— Saved entries —
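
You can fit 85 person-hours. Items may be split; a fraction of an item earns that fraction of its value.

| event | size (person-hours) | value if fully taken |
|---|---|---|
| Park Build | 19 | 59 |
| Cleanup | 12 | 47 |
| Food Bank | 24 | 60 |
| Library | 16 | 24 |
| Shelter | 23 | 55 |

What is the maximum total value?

231.5

Rank by value-to-size ratio: Cleanup 47/12≈3.92, Park Build 59/19≈3.11, Food Bank 60/24≈2.5, Shelter 55/23≈2.39, Library 24/16≈1.5.
Cleanup: take in full, 12 person-hours for value 47 — 73 left.
Park Build: take in full, 19 person-hours for value 59 — 54 left.
Take all of Food Bank (24 person-hours, value 60) — 30 person-hours left.
Shelter: take in full, 23 person-hours for value 55 — 7 left.
Fill the last 7 person-hours with part of Library: 7/16 of it earns 10.5.
Total value = 231.5.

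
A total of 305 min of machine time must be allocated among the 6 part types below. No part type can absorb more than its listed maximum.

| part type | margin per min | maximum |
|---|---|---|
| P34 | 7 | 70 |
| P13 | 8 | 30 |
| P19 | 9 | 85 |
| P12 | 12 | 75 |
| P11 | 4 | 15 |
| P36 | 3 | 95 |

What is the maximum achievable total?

2545

Order the part types by margin per min: P12 12 > P19 9 > P13 8 > P34 7 > P11 4 > P36 3.
P12 takes 75 to reach its cap of 75 ; 230 left.
Give P19 85 to hit its cap of 85 ; 145 left.
P13: +30 to 30 (cap) ; 115 left.
P34 takes 70 to reach its cap of 70 ; 45 left.
Give P11 15 to hit its cap of 15 ; 30 left.
Only 30 left; P36 takes them to reach 30.
Total = 7×70 + 8×30 + 9×85 + 12×75 + 4×15 + 3×30 = 2545.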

— The task —
Each line of the records, from the opening one through the line holding "Shelter | 23 | 55 |", should be restated word for word, with nothing else in the answer.

— Exercise response —
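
You can fit 85 person-hours. Items may be split; a fraction of an item earns that fraction of its value.

| event | size (person-hours) | value if fully taken |
|---|---|---|
| Park Build | 19 | 59 |
| Cleanup | 12 | 47 |
| Food Bank | 24 | 60 |
| Library | 16 | 24 |
| Shelter | 23 | 55 |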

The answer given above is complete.